Source material below:
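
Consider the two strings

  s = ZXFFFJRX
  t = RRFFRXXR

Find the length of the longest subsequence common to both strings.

4

Taking F [4,3], then F [5,4], then R [7,5], then X [8,7] gives a common subsequence of length 4. Since dp[8][8] = 4, nothing longer is possible.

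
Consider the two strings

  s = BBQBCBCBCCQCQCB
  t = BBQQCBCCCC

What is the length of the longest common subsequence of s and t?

One common subsequence of length 9: B [1,1], B [2,2], Q [3,4], C [7,5], B [8,6], C [9,7], C [10,8], C [12,9], C [14,10]. dp[15][10] = 9 confirms this is the maximum.

9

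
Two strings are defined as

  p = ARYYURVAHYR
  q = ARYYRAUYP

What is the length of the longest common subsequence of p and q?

Match A (p #1, q #1), then R (p #2, q #2), then Y (p #3, q #3), then Y (p #4, q #4), then R (p #6, q #5), then A (p #8, q #6), then Y (p #10, q #8) — 7 characters in the same relative order in both. dp[11][9] = 7 confirms this is the maximum.

7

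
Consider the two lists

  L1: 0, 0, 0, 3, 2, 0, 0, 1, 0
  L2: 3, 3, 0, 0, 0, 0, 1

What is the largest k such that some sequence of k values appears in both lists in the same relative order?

One common subsequence of length 5: 0 [2,3] → 0 [3,4] → 0 [6,5] → 0 [7,6] → 1 [8,7]. The LCS DP gives dp[9][7] = 5, so this is optimal.

5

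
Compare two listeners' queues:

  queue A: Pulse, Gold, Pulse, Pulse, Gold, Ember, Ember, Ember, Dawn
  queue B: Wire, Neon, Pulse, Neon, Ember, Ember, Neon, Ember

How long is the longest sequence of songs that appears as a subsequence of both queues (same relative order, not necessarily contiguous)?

4

Match Pulse [1,3]; then Ember [6,5]; then Ember [7,6]; then Ember [8,8] — 4 songs in the same relative order in both. dp[9][8] = 4 confirms this is the maximum.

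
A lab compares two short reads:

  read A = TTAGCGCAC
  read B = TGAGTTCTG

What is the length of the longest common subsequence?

5

Match T [1,1] → A [3,3] → G [4,4] → C [5,7] → G [6,9] — 5 bases in the same relative order in both. The LCS DP gives dp[9][9] = 5, so this is optimal.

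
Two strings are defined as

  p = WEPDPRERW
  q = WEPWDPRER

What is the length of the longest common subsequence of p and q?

One common subsequence of length 8: W (p #1, q #1), then E (p #2, q #2), then P (p #3, q #3), then D (p #4, q #5), then P (p #5, q #6), then R (p #6, q #7), then E (p #7, q #8), then R (p #8, q #9). dp[9][9] = 8 confirms this is the maximum.

8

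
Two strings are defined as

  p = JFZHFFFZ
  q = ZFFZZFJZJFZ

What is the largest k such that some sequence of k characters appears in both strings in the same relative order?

5

Let dp[i][j] be the LCS length of the first i characters of p and the first j characters of q. dp[i][j] = dp[i-1][j-1]+1 when the i-th and j-th characters match, else max(dp[i-1][j], dp[i][j-1]).
    ·  Z  F  F  Z  Z  F  J  Z  J  F  Z
 ·  0  0  0  0  0  0  0  0  0  0  0  0
 J  0  0  0  0  0  0  0  1  1  1  1  1
 F  0  0  1  1  1  1  1  1  1  1  2  2
 Z  0  1  1  1  2  2  2  2  2  2  2  3
 H  0  1  1  1  2  2  2  2  2  2  2  3
 F  0  1  2  2  2  2  3  3  3  3  3  3
 F  0  1  2  3  3  3  3  3  3  3  4  4
 F  0  1  2  3  3  3  4  4  4  4  4  4
 Z  0  1  2  3  4  4  4  4  5  5  5  5
dp[8][11] = 5. One LCS (by backtracking along matches): FZFFZ.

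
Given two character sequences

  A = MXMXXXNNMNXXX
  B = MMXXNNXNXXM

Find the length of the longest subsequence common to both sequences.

9

Taking M [1,1], then M [3,2], then X [5,3], then X [6,4], then N [7,5], then N [8,6], then N [10,8], then X [11,9], then X [12,10] gives a common subsequence of length 9. The LCS DP gives dp[13][11] = 9, so this is optimal.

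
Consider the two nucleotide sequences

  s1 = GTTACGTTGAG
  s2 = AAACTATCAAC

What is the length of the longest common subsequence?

One common subsequence of length 5: A [4,3] → C [5,4] → T [7,5] → T [8,7] → A [10,10]. The LCS DP gives dp[11][11] = 5, so this is optimal.

5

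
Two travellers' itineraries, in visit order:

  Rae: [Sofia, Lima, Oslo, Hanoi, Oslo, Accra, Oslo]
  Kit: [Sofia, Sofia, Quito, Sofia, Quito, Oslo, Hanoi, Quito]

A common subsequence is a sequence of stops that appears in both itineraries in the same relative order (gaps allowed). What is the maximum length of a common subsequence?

3

Match Sofia [1,4], Oslo [3,6], Hanoi [4,7] — 3 stops in the same relative order in both. dp[7][8] = 3 confirms this is the maximum.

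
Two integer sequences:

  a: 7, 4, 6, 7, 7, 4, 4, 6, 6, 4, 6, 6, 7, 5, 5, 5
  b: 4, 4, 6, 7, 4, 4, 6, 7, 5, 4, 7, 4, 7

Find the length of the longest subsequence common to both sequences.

Match 4 [2,2] → 6 [3,3] → 7 [5,4] → 4 [6,5] → 4 [7,6] → 6 [8,7] → 4 [10,12] → 7 [13,13] — 8 values in the same relative order in both. The LCS DP gives dp[16][13] = 8, so this is optimal.

8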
End of Source material.
Exercise description
Once the listing above has been read, restate it exactly.

Answer to this exercise
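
Consider the two strings

  s = ZXFFFJRX
  t = RRFFRXXR

Find the length of the longest subsequence common to both strings.

4

Taking F [4,3], then F [5,4], then R [7,5], then X [8,7] gives a common subsequence of length 4. Since dp[8][8] = 4, nothing longer is possible.

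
Consider the two strings

  s = BBQBCBCBCCQCQCB
  t = BBQQCBCCCC

What is the length of the longest common subsequence of s and t?

One common subsequence of length 9: B [1,1], B [2,2], Q [3,4], C [7,5], B [8,6], C [9,7], C [10,8], C [12,9], C [14,10]. dp[15][10] = 9 confirms this is the maximum.

9

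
Two strings are defined as

  p = ARYYURVAHYR
  q = ARYYRAUYP

What is the length of the longest common subsequence of p and q?

Match A (p #1, q #1), then R (p #2, q #2), then Y (p #3, q #3), then Y (p #4, q #4), then R (p #6, q #5), then A (p #8, q #6), then Y (p #10, q #8) — 7 characters in the same relative order in both. dp[11][9] = 7 confirms this is the maximum.

7

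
Consider the two lists

  L1: 0, 0, 0, 3, 2, 0, 0, 1, 0
  L2: 3, 3, 0, 0, 0, 0, 1

What is the largest k such that some sequence of k values appears in both lists in the same relative order?

One common subsequence of length 5: 0 [2,3] → 0 [3,4] → 0 [6,5] → 0 [7,6] → 1 [8,7]. The LCS DP gives dp[9][7] = 5, so this is optimal.

5

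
Compare two listeners' queues:

  queue A: Pulse, Gold, Pulse, Pulse, Gold, Ember, Ember, Ember, Dawn
  queue B: Wire, Neon, Pulse, Neon, Ember, Ember, Neon, Ember

How long is the longest sequence of songs that appears as a subsequence of both queues (same relative order, not necessarily contiguous)?

4

Match Pulse [1,3]; then Ember [6,5]; then Ember [7,6]; then Ember [8,8] — 4 songs in the same relative order in both. dp[9][8] = 4 confirms this is the maximum.

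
A lab compares two short reads:

  read A = TTAGCGCAC
  read B = TGAGTTCTG

What is the length of the longest common subsequence?

5

Match T [1,1] → A [3,3] → G [4,4] → C [5,7] → G [6,9] — 5 bases in the same relative order in both. The LCS DP gives dp[9][9] = 5, so this is optimal.

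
Two strings are defined as

  p = WEPDPRERW
  q = WEPWDPRER

What is the length of the longest common subsequence of p and q?

One common subsequence of length 8: W (p #1, q #1), then E (p #2, q #2), then P (p #3, q #3), then D (p #4, q #5), then P (p #5, q #6), then R (p #6, q #7), then E (p #7, q #8), then R (p #8, q #9). dp[9][9] = 8 confirms this is the maximum.

8

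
Two strings are defined as

  p = JFZHFFFZ
  q = ZFFZZFJZJFZ

What is the largest k such that some sequence of k characters appears in both strings in the same relative order?

5

Let dp[i][j] be the LCS length of the first i characters of p and the first j characters of q. dp[i][j] = dp[i-1][j-1]+1 when the i-th and j-th characters match, else max(dp[i-1][j], dp[i][j-1]).
    ·  Z  F  F  Z  Z  F  J  Z  J  F  Z
 ·  0  0  0  0  0  0  0  0  0  0  0  0
 J  0  0  0  0  0  0  0  1  1  1  1  1
 F  0  0  1  1  1  1  1  1  1  1  2  2
 Z  0  1  1  1  2  2  2  2  2  2  2  3
 H  0  1  1  1  2  2  2  2  2  2  2  3
 F  0  1  2  2  2  2  3  3  3  3  3  3
 F  0  1  2  3  3  3  3  3  3  3  4  4
 F  0  1  2  3  3  3  4  4  4  4  4  4
 Z  0  1  2  3  4  4  4  4  5  5  5  5
dp[8][11] = 5. One LCS (by backtracking along matches): FZFFZ.

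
Given two character sequences

  A = MXMXXXNNMNXXX
  B = MMXXNNXNXXM

Find the length of the longest subsequence common to both sequences.

9

Taking M [1,1], then M [3,2], then X [5,3], then X [6,4], then N [7,5], then N [8,6], then N [10,8], then X [11,9], then X [12,10] gives a common subsequence of length 9. The LCS DP gives dp[13][11] = 9, so this is optimal.

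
Consider the two nucleotide sequences

  s1 = GTTACGTTGAG
  s2 = AAACTATCAAC

What is the length of the longest common subsequence?

One common subsequence of length 5: A [4,3] → C [5,4] → T [7,5] → T [8,7] → A [10,10]. The LCS DP gives dp[11][11] = 5, so this is optimal.

5

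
Two travellers' itineraries, in visit order:

  Rae: [Sofia, Lima, Oslo, Hanoi, Oslo, Accra, Oslo]
  Kit: [Sofia, Sofia, Quito, Sofia, Quito, Oslo, Hanoi, Quito]

A common subsequence is a sequence of stops that appears in both itineraries in the same relative order (gaps allowed). What is the maximum length of a common subsequence?

3

Match Sofia [1,4], Oslo [3,6], Hanoi [4,7] — 3 stops in the same relative order in both. dp[7][8] = 3 confirms this is the maximum.

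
Two integer sequences:

  a: 7, 4, 6, 7, 7, 4, 4, 6, 6, 4, 6, 6, 7, 5, 5, 5
  b: 4, 4, 6, 7, 4, 4, 6, 7, 5, 4, 7, 4, 7

Find the length of the longest subsequence common to both sequences.

Match 4 [2,2] → 6 [3,3] → 7 [5,4] → 4 [6,5] → 4 [7,6] → 6 [8,7] → 4 [10,12] → 7 [13,13] — 8 values in the same relative order in both. The LCS DP gives dp[16][13] = 8, so this is optimal.

8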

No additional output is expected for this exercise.